> _Problem_
For the word "sampled", search the records and show each line in which it occurs.

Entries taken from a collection
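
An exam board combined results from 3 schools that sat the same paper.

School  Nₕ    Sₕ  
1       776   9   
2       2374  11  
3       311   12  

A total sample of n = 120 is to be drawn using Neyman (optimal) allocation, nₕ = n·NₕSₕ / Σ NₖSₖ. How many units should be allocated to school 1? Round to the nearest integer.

Σ NₕSₕ = 776·9 + 2374·11 + 311·12 = 36830.
Share for 1: 6984/36830 = 0.18963.
n_1 = 120 × 0.18963 = 22.755... → 23.

23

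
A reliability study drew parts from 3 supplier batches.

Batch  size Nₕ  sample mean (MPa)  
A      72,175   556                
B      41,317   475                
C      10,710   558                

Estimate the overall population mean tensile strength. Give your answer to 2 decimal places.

529.23

N = 124202; weights Wₕ = Nₕ/N = (0.5811, 0.3327, 0.0862).
x̄_st = Σ Wₕ·x̄ₕ = 0.5811·556 + 0.3327·475 + 0.0862·558 ≈ 529.2270...
→ 529.23.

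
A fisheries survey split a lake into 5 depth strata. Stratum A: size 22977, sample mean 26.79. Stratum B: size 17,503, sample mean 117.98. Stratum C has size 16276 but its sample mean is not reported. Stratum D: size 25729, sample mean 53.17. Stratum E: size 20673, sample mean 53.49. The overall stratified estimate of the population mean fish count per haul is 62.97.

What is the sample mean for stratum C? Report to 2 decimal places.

N = 22977 + 17503 + 16276 + 25729 + 20673 = 103158.
Overall total = μ·N = 62.97·103158 = 6495859.26.
Subtract the known strata: 22977·26.79 + 17503·117.98 + 25729·53.17 + 20673·53.49 = 5154367.47.
Remaining total for stratum C: 6495859.26 − 5154367.47 = 1341491.79.
Divide by its size: 1341491.79 / 16276 = 82.4215... → 82.42.

82.42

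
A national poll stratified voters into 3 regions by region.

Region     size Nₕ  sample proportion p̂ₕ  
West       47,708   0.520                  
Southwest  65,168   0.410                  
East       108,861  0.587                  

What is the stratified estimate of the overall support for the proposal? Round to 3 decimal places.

N = 47708 + 65168 + 108861 = 221737.
Overall proportion = Σ (Nₕ/N)·p̂ₕ.
Σ Nₕp̂ₕ = 24808.16 + 26718.88 + 63901.407 = 115428.447.
115428.447 / 221737 = 0.52056... → 0.521.

0.521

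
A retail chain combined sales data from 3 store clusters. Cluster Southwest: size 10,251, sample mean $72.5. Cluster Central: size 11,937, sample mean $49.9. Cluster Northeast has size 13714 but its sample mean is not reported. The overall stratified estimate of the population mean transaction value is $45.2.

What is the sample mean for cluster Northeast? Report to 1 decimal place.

20.7

N = 10251 + 11937 + 13714 = 35902.
Overall total = μ·N = 45.2·35902 = 1622770.4.
Subtract the known strata: 10251·72.5 + 11937·49.9 = 1338853.8.
Remaining total for cluster Northeast: 1622770.4 − 1338853.8 = 283916.6.
Divide by its size: 283916.6 / 13714 = 20.703... → 20.7.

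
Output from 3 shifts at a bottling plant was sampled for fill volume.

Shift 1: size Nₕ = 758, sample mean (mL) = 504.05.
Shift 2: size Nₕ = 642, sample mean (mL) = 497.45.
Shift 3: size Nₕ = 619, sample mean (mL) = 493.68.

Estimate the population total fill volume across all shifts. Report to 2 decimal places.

1007020.72

Population total = Σ Nₕ·x̄ₕ (each stratum's size times its mean).
758·504.05 + 642·497.45 + 619·493.68 = 382069.9 + 319362.9 + 305587.92 = 1007020.72.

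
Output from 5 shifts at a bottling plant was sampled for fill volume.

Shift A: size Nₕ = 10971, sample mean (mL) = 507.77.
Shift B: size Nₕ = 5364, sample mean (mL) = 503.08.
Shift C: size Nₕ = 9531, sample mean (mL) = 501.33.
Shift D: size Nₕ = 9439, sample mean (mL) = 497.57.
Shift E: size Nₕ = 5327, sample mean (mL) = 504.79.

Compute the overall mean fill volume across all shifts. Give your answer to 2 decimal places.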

> _Answer box_
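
Output from 3 shifts at a bottling plant was sampled for fill volume.
Output from 5 shifts at a bottling plant was sampled for fill volume.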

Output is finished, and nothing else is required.